Exercise aim: Extract all lines that hold "vote" from the records below.

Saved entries
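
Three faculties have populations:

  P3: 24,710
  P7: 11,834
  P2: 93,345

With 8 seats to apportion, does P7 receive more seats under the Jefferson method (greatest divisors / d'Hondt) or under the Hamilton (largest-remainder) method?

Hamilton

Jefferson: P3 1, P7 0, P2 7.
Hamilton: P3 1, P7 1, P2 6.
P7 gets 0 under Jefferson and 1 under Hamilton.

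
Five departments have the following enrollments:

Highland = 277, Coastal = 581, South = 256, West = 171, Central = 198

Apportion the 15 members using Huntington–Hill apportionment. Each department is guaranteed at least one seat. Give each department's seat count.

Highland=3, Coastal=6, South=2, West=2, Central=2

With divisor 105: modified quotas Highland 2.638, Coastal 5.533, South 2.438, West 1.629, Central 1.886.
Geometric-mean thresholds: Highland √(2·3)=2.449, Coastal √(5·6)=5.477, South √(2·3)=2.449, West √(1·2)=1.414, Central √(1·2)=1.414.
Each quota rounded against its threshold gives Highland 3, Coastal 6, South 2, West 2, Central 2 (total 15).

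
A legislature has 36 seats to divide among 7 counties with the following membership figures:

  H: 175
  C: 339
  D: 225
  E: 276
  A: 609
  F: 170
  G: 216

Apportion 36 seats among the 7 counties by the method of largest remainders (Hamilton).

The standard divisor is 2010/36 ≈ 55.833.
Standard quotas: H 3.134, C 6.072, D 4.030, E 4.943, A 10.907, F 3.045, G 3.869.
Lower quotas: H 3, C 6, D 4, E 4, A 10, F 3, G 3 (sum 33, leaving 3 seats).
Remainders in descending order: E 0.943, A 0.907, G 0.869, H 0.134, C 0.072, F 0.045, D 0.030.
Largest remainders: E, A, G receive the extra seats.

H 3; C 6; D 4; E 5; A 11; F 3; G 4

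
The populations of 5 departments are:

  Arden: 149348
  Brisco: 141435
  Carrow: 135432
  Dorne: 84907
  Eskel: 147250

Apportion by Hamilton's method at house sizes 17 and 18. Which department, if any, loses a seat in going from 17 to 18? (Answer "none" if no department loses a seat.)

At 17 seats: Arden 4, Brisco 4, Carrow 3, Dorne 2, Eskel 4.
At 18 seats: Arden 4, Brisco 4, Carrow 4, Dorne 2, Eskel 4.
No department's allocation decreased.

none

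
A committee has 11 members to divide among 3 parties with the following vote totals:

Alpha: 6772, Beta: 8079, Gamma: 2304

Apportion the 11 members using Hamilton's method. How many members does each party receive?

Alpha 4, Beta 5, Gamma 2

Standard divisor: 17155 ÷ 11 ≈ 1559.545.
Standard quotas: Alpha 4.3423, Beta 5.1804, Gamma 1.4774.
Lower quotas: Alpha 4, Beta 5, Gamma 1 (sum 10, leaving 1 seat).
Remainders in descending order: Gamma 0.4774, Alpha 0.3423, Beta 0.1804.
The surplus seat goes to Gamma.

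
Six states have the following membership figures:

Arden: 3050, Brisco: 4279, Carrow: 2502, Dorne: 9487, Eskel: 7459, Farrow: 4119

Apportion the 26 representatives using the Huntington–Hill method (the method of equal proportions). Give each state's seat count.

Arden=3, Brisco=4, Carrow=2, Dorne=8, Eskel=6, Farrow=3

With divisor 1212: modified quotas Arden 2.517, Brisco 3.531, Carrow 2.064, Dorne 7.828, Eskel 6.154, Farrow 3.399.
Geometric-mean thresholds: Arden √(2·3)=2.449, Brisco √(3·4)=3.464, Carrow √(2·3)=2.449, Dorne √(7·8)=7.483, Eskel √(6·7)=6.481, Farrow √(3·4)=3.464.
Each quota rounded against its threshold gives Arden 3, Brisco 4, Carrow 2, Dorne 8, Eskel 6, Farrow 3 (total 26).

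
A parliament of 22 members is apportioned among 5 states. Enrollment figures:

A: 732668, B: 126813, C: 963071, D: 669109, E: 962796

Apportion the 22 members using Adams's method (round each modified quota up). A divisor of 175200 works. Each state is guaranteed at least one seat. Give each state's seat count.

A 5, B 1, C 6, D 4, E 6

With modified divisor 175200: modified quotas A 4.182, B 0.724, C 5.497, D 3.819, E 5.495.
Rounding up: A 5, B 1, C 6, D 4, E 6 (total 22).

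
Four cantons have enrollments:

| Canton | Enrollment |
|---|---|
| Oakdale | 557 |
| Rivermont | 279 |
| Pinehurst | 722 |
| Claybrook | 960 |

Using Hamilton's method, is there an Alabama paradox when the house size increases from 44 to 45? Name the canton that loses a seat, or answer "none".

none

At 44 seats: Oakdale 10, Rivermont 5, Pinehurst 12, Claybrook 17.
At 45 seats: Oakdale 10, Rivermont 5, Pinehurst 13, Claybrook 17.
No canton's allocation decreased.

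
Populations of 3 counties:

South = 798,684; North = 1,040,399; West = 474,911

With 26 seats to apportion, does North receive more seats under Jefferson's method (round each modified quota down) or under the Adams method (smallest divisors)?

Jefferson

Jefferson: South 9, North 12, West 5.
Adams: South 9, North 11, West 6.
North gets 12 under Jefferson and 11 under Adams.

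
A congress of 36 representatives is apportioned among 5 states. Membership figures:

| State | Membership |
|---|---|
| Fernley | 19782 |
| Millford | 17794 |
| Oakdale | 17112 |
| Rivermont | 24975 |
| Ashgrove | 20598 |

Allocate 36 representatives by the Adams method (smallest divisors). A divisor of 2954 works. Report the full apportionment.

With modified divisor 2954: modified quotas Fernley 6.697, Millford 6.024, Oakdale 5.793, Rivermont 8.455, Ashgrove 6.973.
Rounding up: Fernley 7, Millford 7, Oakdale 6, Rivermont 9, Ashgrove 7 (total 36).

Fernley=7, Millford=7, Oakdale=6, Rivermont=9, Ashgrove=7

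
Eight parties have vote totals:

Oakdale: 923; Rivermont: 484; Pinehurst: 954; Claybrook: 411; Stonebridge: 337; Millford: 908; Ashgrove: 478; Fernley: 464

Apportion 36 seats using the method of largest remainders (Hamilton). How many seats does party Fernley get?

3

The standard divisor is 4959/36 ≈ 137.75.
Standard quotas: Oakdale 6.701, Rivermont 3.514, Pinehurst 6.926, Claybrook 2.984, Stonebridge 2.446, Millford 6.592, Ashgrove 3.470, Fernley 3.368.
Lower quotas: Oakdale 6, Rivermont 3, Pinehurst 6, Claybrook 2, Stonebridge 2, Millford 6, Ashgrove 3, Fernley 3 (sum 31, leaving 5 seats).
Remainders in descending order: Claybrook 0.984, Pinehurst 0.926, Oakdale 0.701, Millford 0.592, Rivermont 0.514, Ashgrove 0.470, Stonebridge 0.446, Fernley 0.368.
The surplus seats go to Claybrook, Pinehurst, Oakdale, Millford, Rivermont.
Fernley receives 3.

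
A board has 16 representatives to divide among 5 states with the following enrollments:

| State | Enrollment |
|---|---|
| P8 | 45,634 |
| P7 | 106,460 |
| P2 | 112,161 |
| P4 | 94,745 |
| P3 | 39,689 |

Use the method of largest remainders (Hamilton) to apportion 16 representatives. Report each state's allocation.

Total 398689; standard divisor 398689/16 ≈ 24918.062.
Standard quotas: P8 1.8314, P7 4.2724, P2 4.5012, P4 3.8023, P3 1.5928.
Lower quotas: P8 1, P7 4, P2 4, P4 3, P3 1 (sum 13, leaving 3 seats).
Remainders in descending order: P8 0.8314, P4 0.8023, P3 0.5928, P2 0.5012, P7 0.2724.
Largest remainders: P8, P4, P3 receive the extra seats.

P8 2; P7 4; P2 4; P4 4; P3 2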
* * *
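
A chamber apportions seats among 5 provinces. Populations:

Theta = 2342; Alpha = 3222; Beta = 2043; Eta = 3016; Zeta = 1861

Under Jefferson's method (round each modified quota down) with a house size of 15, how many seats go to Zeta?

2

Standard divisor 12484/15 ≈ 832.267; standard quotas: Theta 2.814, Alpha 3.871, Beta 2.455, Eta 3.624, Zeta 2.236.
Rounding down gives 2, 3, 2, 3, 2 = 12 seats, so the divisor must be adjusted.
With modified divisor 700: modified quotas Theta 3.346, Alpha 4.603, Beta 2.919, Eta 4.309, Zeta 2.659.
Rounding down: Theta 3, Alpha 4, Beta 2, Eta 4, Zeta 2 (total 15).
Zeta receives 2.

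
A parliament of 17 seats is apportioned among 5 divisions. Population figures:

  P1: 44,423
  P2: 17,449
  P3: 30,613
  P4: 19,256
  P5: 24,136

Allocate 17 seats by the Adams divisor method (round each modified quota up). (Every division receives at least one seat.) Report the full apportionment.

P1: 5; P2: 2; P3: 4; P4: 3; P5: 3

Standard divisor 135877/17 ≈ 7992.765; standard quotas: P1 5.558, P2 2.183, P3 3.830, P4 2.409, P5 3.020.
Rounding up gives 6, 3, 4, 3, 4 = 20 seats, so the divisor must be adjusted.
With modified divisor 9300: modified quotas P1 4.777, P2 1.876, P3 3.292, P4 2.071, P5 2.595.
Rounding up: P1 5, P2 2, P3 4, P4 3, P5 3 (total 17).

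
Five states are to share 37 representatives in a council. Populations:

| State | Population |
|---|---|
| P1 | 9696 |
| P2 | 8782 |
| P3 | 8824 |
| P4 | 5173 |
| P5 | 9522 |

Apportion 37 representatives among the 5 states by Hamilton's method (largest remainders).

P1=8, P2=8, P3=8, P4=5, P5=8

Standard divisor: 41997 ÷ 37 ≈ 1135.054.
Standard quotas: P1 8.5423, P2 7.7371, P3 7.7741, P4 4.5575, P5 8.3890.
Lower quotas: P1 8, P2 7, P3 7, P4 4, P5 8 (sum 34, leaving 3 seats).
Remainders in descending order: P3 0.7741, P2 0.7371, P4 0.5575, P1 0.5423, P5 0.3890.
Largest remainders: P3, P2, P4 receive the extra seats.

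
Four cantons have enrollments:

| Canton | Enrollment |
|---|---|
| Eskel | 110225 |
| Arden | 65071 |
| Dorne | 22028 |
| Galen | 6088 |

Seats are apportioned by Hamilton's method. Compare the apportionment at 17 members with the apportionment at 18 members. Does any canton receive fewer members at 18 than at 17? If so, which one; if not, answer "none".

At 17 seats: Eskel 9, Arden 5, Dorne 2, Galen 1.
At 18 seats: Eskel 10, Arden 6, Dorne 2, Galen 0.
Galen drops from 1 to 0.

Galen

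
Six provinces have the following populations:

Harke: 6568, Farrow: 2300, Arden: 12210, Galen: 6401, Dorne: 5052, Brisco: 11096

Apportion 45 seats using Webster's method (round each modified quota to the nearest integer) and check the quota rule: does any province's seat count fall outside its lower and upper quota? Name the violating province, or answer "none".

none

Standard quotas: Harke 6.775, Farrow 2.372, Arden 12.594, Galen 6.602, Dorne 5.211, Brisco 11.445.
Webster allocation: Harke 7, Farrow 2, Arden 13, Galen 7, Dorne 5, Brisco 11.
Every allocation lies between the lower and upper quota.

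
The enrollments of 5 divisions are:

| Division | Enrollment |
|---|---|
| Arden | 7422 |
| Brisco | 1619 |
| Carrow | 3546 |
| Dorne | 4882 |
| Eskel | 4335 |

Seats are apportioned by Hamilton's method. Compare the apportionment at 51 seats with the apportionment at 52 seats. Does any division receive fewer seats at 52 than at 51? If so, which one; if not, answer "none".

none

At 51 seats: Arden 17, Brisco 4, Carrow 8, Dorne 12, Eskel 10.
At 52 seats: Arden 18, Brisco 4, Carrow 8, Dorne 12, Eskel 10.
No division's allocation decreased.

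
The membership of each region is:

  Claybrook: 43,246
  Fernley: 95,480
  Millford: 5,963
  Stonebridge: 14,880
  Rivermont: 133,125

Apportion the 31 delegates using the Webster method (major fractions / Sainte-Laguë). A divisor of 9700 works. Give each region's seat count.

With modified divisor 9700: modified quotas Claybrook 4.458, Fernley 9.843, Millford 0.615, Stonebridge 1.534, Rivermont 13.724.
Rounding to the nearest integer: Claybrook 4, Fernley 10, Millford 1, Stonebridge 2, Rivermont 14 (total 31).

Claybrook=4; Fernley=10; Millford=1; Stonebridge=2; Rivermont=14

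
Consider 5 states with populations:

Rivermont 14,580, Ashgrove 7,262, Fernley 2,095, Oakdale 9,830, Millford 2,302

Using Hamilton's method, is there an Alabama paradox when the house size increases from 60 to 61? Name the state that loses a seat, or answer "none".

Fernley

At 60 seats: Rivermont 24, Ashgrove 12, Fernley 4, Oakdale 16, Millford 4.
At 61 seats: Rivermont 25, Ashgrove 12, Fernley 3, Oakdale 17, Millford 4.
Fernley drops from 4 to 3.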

Task solution:
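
A committee has 11 members to divide among 3 parties with the following vote totals:
Eight parties have vote totals: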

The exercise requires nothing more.